◆ Try it ◆
Using the data below, return all lines in which "consonants" appears.

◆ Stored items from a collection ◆
------------------------
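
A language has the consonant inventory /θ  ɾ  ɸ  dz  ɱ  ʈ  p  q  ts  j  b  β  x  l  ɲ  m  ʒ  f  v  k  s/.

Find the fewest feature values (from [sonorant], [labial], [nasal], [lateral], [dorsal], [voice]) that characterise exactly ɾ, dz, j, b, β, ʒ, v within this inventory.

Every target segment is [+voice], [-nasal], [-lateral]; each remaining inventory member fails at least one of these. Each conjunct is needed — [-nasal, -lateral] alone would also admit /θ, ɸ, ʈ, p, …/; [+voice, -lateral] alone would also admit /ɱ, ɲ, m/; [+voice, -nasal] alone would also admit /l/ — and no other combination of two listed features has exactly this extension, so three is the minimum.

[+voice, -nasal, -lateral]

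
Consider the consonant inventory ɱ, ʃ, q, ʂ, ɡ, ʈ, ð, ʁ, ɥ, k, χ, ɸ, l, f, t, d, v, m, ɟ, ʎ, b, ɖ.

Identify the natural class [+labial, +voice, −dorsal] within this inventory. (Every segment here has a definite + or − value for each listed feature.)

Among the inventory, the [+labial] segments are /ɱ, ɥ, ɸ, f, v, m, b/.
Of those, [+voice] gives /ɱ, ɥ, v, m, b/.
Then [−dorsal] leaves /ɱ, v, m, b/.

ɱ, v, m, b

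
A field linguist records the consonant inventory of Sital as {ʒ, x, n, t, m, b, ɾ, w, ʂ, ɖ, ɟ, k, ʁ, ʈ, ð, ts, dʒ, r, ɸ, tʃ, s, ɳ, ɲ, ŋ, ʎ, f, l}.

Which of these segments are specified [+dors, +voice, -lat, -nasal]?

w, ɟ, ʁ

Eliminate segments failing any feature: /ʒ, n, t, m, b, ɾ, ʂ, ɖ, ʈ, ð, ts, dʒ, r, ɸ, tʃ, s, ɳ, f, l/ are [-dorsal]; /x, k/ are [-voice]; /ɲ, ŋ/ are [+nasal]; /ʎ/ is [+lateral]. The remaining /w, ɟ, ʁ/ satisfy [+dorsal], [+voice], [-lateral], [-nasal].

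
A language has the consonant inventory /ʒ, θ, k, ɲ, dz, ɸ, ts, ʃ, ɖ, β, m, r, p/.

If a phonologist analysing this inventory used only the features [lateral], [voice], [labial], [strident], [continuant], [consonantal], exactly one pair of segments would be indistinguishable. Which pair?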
------------------------
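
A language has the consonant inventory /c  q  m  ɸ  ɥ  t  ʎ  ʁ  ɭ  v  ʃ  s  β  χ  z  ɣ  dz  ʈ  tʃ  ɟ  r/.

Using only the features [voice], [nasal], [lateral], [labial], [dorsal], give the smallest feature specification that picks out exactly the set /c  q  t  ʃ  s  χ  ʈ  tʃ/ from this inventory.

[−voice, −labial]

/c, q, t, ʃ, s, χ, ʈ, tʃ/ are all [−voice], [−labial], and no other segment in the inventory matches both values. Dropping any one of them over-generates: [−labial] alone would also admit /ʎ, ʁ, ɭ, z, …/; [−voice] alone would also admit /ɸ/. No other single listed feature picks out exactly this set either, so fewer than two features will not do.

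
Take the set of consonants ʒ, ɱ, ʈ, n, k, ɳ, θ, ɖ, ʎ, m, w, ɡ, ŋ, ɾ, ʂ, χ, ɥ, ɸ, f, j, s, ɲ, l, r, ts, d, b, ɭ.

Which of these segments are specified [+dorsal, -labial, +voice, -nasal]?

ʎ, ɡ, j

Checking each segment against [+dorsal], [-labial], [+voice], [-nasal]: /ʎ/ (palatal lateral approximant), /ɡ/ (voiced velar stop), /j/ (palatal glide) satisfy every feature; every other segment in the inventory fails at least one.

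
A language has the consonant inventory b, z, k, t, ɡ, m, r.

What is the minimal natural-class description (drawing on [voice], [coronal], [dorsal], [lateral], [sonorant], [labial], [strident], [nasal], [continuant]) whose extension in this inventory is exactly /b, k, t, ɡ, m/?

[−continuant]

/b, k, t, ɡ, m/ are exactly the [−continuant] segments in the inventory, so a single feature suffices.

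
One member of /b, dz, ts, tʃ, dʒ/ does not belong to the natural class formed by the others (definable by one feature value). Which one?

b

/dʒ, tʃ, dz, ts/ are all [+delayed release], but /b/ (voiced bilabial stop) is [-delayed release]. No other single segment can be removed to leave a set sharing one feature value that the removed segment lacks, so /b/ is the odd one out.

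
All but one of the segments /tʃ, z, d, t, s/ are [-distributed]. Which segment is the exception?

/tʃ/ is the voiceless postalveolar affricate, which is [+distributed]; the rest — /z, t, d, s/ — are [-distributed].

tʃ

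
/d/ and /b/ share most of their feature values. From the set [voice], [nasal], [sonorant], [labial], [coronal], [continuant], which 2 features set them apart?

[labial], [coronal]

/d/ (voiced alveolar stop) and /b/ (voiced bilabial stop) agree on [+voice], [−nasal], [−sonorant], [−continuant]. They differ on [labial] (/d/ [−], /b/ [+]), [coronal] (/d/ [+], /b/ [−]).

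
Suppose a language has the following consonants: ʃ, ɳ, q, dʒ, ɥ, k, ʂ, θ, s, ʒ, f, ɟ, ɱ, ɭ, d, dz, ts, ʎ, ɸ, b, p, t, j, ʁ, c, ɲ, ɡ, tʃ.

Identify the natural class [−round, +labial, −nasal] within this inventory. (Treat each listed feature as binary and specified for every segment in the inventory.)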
------------------------
◆ Task answer ◆
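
Take the set of consonants ʒ, ɱ, ʈ, n, k, ɳ, θ, ɖ, ʎ, m, w, ɡ, ŋ, ɾ, ʂ, χ, ɥ, ɸ, f, j, s, ɲ, l, r, ts, d, b, ɭ.
Suppose a language has the following consonants: ʃ, ɳ, q, dʒ, ɥ, k, ʂ, θ, s, ʒ, f, ɟ, ɱ, ɭ, d, dz, ts, ʎ, ɸ, b, p, t, j, ʁ, c, ɲ, ɡ, tʃ.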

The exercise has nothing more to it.